== The task ==
Set down each line of the listing below exactly as it is written.

== Data for processing ==

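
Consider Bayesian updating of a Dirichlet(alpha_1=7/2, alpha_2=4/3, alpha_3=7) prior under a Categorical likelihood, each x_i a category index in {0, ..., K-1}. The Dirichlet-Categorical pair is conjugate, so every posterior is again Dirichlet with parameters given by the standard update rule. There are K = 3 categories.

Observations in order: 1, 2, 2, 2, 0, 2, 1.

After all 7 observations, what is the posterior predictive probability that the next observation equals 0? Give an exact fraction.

27/113

obs 1: x=1 → posterior Dirichlet(7/2, 7/3, 7)
obs 2: x=2 → posterior Dirichlet(7/2, 7/3, 8)
obs 3: x=2 → posterior Dirichlet(7/2, 7/3, 9)
obs 4: x=2 → posterior Dirichlet(7/2, 7/3, 10)
obs 5: x=0 → posterior Dirichlet(9/2, 7/3, 10)
obs 6: x=2 → posterior Dirichlet(9/2, 7/3, 11)
obs 7: x=1 → posterior Dirichlet(9/2, 10/3, 11)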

== Result for this exercise ==
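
Consider Bayesian updating of a Dirichlet(alpha_1=7/2, alpha_2=4/3, alpha_3=7) prior under a Categorical likelihood, each x_i a category index in {0, ..., K-1}. The Dirichlet-Categorical pair is conjugate, so every posterior is again Dirichlet with parameters given by the standard update rule. There are K = 3 categories.

Observations in order: 1, 2, 2, 2, 0, 2, 1.

After all 7 observations, what is the posterior predictive probability that the next observation equals 0? Give an exact fraction.

27/113

obs 1: x=1 → posterior Dirichlet(7/2, 7/3, 7)
obs 2: x=2 → posterior Dirichlet(7/2, 7/3, 8)
obs 3: x=2 → posterior Dirichlet(7/2, 7/3, 9)
obs 4: x=2 → posterior Dirichlet(7/2, 7/3, 10)
obs 5: x=0 → posterior Dirichlet(9/2, 7/3, 10)
obs 6: x=2 → posterior Dirichlet(9/2, 7/3, 11)
obs 7: x=1 → posterior Dirichlet(9/2, 10/3, 11)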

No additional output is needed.